[Collected data]:
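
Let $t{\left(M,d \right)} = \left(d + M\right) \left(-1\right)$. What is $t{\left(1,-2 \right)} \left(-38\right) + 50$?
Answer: $12$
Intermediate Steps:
$t{\left(M,d \right)} = - M - d$ ($t{\left(M,d \right)} = \left(M + d\right) \left(-1\right) = - M - d$)
$t{\left(1,-2 \right)} \left(-38\right) + 50 = \left(\left(-1\right) 1 - -2\right) \left(-38\right) + 50 = \left(-1 + 2\right) \left(-38\right) + 50 = 1 \left(-38\right) + 50 = -38 + 50 = 12$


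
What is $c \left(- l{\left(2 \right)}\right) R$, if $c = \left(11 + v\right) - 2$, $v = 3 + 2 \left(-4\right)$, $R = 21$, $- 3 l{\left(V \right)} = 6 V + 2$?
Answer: $392$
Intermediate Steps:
$l{\left(V \right)} = - \frac{2}{3} - 2 V$ ($l{\left(V \right)} = - \frac{6 V + 2}{3} = - \frac{2 + 6 V}{3} = - \frac{2}{3} - 2 V$)
$v = -5$ ($v = 3 - 8 = -5$)
$c = 4$ ($c = \left(11 - 5\right) - 2 = 6 - 2 = 4$)
$c \left(- l{\left(2 \right)}\right) R = 4 \left(- (- \frac{2}{3} - 4)\right) 21 = 4 \left(\left(-1\right) \left(- \frac{14}{3}\right)\right) 21 = 4 \cdot \frac{14}{3} \cdot 21 = \frac{56}{3} \cdot 21 = 392$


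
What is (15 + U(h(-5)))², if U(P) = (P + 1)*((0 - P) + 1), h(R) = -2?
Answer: 144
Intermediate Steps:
U(P) = (1 + P)*(1 - P) (U(P) = (1 + P)*(-P + 1) = (1 + P)*(1 - P))
(15 + U(h(-5)))² = (15 + (1 - 1*(-2)²))² = (15 + (1 - 1*4))² = (15 + (1 - 4))² = (15 - 3)² = 12² = 144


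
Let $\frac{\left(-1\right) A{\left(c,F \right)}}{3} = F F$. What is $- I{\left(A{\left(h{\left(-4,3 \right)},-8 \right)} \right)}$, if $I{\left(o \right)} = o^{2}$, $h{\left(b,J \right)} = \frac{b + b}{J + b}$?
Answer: $-36864$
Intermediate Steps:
$h{\left(b,J \right)} = \frac{2 b}{J + b}$
$A{\left(c,F \right)} = - 3 F^{2}$ ($A{\left(c,F \right)} = - 3 F F = - 3 F^{2}$)
$- I{\left(A{\left(h{\left(-4,3 \right)},-8 \right)} \right)} = - \left(- 3 \left(-8\right)^{2}\right)^{2} = - \left(\left(-3\right) 64\right)^{2} = - \left(-192\right)^{2} = \left(-1\right) 36864 = -36864$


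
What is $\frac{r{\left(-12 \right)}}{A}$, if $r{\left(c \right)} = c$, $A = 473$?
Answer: $- \frac{12}{473} \approx -0.02537$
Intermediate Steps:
$\frac{r{\left(-12 \right)}}{A} = - \frac{12}{473}$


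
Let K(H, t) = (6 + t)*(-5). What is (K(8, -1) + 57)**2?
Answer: 1024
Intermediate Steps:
K(H, t) = -30 - 5*t
(K(8, -1) + 57)**2 = ((-30 - 5*(-1)) + 57)**2 = ((-30 + 5) + 57)**2 = (-25 + 57)**2 = 32**2 = 1024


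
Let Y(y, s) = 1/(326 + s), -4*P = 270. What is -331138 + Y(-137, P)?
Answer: -171198344/517 ≈ -3.3114e+5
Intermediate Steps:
P = -135/2 (P = -1/4*270 = -135/2 ≈ -67.500)
-331138 + Y(-137, P) = -331138 + 1/(326 - 135/2) = -331138 + 1/(517/2) = -331138 + 2/517 = -171198344/517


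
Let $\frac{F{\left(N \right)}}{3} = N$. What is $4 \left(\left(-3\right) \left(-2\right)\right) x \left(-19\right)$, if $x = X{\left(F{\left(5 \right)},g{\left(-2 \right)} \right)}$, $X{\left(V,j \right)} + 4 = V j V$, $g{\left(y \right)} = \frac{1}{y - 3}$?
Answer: $22344$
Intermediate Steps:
$g{\left(y \right)} = \frac{1}{-3 + y}$
$F{\left(N \right)} = 3 N$
$X{\left(V,j \right)} = -4 + j V^{2}$ ($X{\left(V,j \right)} = -4 + V j V = -4 + j V^{2}$)
$x = -49$ ($x = -4 + \frac{\left(3 \cdot 5\right)^{2}}{-3 - 2} = -4 + \frac{15^{2}}{-5} = -4 - 45 = -49$)
$4 \left(\left(-3\right) \left(-2\right)\right) x \left(-19\right) = 4 \left(\left(-3\right) \left(-2\right)\right) \left(-49\right) \left(-19\right) = 4 \cdot 6 \left(-49\right) \left(-19\right) = 24 \left(-49\right) \left(-19\right) = \left(-1176\right) \left(-19\right) = 22344$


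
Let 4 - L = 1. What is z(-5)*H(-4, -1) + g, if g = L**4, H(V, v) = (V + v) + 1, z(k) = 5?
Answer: 61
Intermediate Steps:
L = 3 (L = 4 - 1*1 = 4 - 1 = 3)
H(V, v) = 1 + V + v
g = 81 (g = 3**4 = 81)
z(-5)*H(-4, -1) + g = 5*(1 - 4 - 1) + 81 = 5*(-4) + 81 = -20 + 81 = 61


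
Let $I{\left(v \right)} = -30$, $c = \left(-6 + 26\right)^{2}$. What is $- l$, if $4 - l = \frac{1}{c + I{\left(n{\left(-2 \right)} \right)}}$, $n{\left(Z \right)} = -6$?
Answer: $- \frac{1479}{370} \approx -3.9973$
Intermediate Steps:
$c = 400$ ($c = 20^{2} = 400$)
$l = \frac{1479}{370}$ ($l = 4 - \frac{1}{400 - 30} = 4 - \frac{1}{370} = \frac{1479}{370} \approx 3.9973$)
$- l = \left(-1\right) \frac{1479}{370} = - \frac{1479}{370}$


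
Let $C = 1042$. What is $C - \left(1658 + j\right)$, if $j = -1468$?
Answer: $852$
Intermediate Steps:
$C - \left(1658 + j\right) = 1042 - \left(1658 - 1468\right) = 1042 - 190 = 852$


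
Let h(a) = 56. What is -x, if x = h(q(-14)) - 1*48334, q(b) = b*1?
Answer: 48278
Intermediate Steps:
q(b) = b
x = -48278 (x = 56 - 1*48334 = 56 - 48334 = -48278)
-x = -1*(-48278) = 48278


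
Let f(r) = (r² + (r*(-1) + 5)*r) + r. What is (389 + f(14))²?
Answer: 223729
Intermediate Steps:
f(r) = r + r² + r*(5 - r) (f(r) = (r² + (-r + 5)*r) + r = (r² + (5 - r)*r) + r = (r² + r*(5 - r)) + r = r + r² + r*(5 - r))
(389 + f(14))² = (389 + 6*14)² = (389 + 84)² = 473² = 223729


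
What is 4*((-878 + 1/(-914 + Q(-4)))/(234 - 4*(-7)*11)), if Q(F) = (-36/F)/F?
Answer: -6435748/993215 ≈ -6.4797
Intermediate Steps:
Q(F) = -36/F**2
4*((-878 + 1/(-914 + Q(-4)))/(234 - 4*(-7)*11)) = 4*((-878 + 1/(-914 - 36/(-4)**2))/(234 - 4*(-7)*11)) = 4*((-878 + 1/(-914 - 36*1/16))/(234 + 28*11)) = 4*((-878 + 1/(-914 - 9/4))/(234 + 308)) = 4*((-878 + 1/(-3665/4))/542) = 4*((-878 - 4/3665)*(1/542)) = 4*(-3217874/3665*1/542) = 4*(-1608937/993215) = -6435748/993215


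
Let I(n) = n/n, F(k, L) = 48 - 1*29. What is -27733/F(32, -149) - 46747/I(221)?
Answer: -915926/19 ≈ -48207.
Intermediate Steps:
F(k, L) = 19 (F(k, L) = 48 - 29 = 19)
I(n) = 1
-27733/F(32, -149) - 46747/I(221) = -27733/19 - 46747/1 = -27733*1/19 - 46747*1 = -27733/19 - 46747 = -915926/19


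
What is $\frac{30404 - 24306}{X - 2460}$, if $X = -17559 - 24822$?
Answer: $- \frac{6098}{44841} \approx -0.13599$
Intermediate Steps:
$X = -42381$
$\frac{30404 - 24306}{X - 2460} = \frac{30404 - 24306}{-42381 - 2460} = \frac{6098}{-44841} = 6098 \left(- \frac{1}{44841}\right) = - \frac{6098}{44841}$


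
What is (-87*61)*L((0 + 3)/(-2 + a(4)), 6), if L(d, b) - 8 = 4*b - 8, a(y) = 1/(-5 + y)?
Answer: -127368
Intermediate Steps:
L(d, b) = 4*b (L(d, b) = 8 + (4*b - 8) = 8 + (-8 + 4*b) = 4*b)
(-87*61)*L((0 + 3)/(-2 + a(4)), 6) = (-87*61)*(4*6) = -5307*24 = -127368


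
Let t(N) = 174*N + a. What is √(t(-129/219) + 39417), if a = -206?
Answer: √208409233/73 ≈ 197.76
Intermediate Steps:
t(N) = -206 + 174*N (t(N) = 174*N - 206 = -206 + 174*N)
√(t(-129/219) + 39417) = √((-206 + 174*(-129/219)) + 39417) = √((-206 + 174*(-129*1/219)) + 39417) = √((-206 + 174*(-43/73)) + 39417) = √((-206 - 7482/73) + 39417) = √(-22520/73 + 39417) = √(2854921/73) = √208409233/73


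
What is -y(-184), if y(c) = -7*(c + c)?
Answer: -2576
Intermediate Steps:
y(c) = -14*c
-y(-184) = -(-14)*(-184) = -1*2576 = -2576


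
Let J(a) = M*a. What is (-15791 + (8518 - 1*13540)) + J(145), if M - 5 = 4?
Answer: -19508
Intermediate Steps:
M = 9 (M = 5 + 4 = 9)
J(a) = 9*a
(-15791 + (8518 - 1*13540)) + J(145) = (-15791 + (8518 - 1*13540)) + 9*145 = (-15791 + (8518 - 13540)) + 1305 = (-15791 - 5022) + 1305 = -20813 + 1305 = -19508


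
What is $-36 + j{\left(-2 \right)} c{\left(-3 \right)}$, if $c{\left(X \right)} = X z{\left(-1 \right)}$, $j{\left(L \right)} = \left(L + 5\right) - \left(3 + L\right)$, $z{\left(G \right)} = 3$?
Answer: $-54$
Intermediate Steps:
$j{\left(L \right)} = 2$ ($j{\left(L \right)} = \left(5 + L\right) - \left(3 + L\right) = 2$)
$c{\left(X \right)} = 3 X$ ($c{\left(X \right)} = X 3 = 3 X$)
$-36 + j{\left(-2 \right)} c{\left(-3 \right)} = -36 + 2 \cdot 3 \left(-3\right) = -36 + 2 \left(-9\right) = -36 - 18 = -54$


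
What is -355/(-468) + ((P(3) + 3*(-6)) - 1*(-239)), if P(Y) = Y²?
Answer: 107995/468 ≈ 230.76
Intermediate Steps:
-355/(-468) + ((P(3) + 3*(-6)) - 1*(-239)) = -355/(-468) + ((3² + 3*(-6)) - 1*(-239)) = -355*(-1/468) + ((9 - 18) + 239) = 355/468 + (-9 + 239) = 355/468 + 230 = 107995/468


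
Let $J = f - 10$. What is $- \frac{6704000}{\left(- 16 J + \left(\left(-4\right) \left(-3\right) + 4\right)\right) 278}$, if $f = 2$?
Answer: $- \frac{209500}{1251} \approx -167.47$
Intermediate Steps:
$J = -8$ ($J = 2 - 10 = -8$)
$- \frac{6704000}{\left(- 16 J + \left(\left(-4\right) \left(-3\right) + 4\right)\right) 278} = - \frac{6704000}{\left(\left(-16\right) \left(-8\right) + \left(\left(-4\right) \left(-3\right) + 4\right)\right) 278} = - \frac{6704000}{\left(128 + \left(12 + 4\right)\right) 278} = - \frac{6704000}{\left(128 + 16\right) 278} = - \frac{6704000}{144 \cdot 278} = - \frac{6704000}{40032} = \left(-6704000\right) \frac{1}{40032} = - \frac{209500}{1251}$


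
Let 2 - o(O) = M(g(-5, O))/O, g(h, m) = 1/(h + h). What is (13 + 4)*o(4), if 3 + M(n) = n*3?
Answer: 1921/40 ≈ 48.025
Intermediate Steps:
g(h, m) = 1/(2*h)
M(n) = -3 + 3*n (M(n) = -3 + n*3 = -3 + 3*n)
o(O) = 2 + 33/(10*O) (o(O) = 2 - (-3 + 3*((1/2)/(-5)))/O = 2 - (-3 + 3*((1/2)*(-1/5)))/O = 2 - (-3 + 3*(-1/10))/O = 2 - (-3 - 3/10)/O = 2 - (-33)/(10*O) = 2 + 33/(10*O))
(13 + 4)*o(4) = (13 + 4)*(2 + (33/10)/4) = 17*(2 + (33/10)*(1/4)) = 17*(2 + 33/40) = 17*(113/40) = 1921/40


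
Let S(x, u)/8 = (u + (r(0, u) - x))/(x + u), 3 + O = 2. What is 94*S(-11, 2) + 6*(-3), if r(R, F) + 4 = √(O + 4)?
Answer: -770 - 752*√3/9 ≈ -914.72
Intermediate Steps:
O = -1 (O = -3 + 2 = -1)
r(R, F) = -4 + √3 (r(R, F) = -4 + √(-1 + 4) = -4 + √3)
S(x, u) = 8*(-4 + u + √3 - x)/(u + x) (S(x, u) = 8*((u + ((-4 + √3) - x))/(x + u)) = 8*((u + (-4 + √3 - x))/(u + x)) = 8*((-4 + u + √3 - x)/(u + x)) = 8*(-4 + u + √3 - x)/(u + x))
94*S(-11, 2) + 6*(-3) = 94*(8*(-4 + 2 + √3 - 1*(-11))/(2 - 11)) + 6*(-3) = 94*(8*(-4 + 2 + √3 + 11)/(-9)) - 18 = 94*(8*(-⅑)*(9 + √3)) - 18 = 94*(-8 - 8*√3/9) - 18 = (-752 - 752*√3/9) - 18 = -770 - 752*√3/9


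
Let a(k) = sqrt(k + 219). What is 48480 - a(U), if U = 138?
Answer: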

[TASK REQUIREMENTS]: The required output is the exact run of lines from the beginning of the records to the line with "Answer: $-36864$", that line included.

[YOUR RESPONSE]:
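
Let $t{\left(M,d \right)} = \left(d + M\right) \left(-1\right)$. What is $t{\left(1,-2 \right)} \left(-38\right) + 50$?
Answer: $12$
Intermediate Steps:
$t{\left(M,d \right)} = - M - d$ ($t{\left(M,d \right)} = \left(M + d\right) \left(-1\right) = - M - d$)
$t{\left(1,-2 \right)} \left(-38\right) + 50 = \left(\left(-1\right) 1 - -2\right) \left(-38\right) + 50 = \left(-1 + 2\right) \left(-38\right) + 50 = 1 \left(-38\right) + 50 = -38 + 50 = 12$


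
What is $c \left(- l{\left(2 \right)}\right) R$, if $c = \left(11 + v\right) - 2$, $v = 3 + 2 \left(-4\right)$, $R = 21$, $- 3 l{\left(V \right)} = 6 V + 2$?
Answer: $392$
Intermediate Steps:
$l{\left(V \right)} = - \frac{2}{3} - 2 V$ ($l{\left(V \right)} = - \frac{6 V + 2}{3} = - \frac{2 + 6 V}{3} = - \frac{2}{3} - 2 V$)
$v = -5$ ($v = 3 - 8 = -5$)
$c = 4$ ($c = \left(11 - 5\right) - 2 = 6 - 2 = 4$)
$c \left(- l{\left(2 \right)}\right) R = 4 \left(- (- \frac{2}{3} - 4)\right) 21 = 4 \left(\left(-1\right) \left(- \frac{14}{3}\right)\right) 21 = 4 \cdot \frac{14}{3} \cdot 21 = \frac{56}{3} \cdot 21 = 392$


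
What is (15 + U(h(-5)))², if U(P) = (P + 1)*((0 - P) + 1), h(R) = -2?
Answer: 144
Intermediate Steps:
U(P) = (1 + P)*(1 - P) (U(P) = (1 + P)*(-P + 1) = (1 + P)*(1 - P))
(15 + U(h(-5)))² = (15 + (1 - 1*(-2)²))² = (15 + (1 - 1*4))² = (15 + (1 - 4))² = (15 - 3)² = 12² = 144


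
Let $\frac{\left(-1\right) A{\left(c,F \right)}}{3} = F F$. What is $- I{\left(A{\left(h{\left(-4,3 \right)},-8 \right)} \right)}$, if $I{\left(o \right)} = o^{2}$, $h{\left(b,J \right)} = \frac{b + b}{J + b}$?
Answer: $-36864$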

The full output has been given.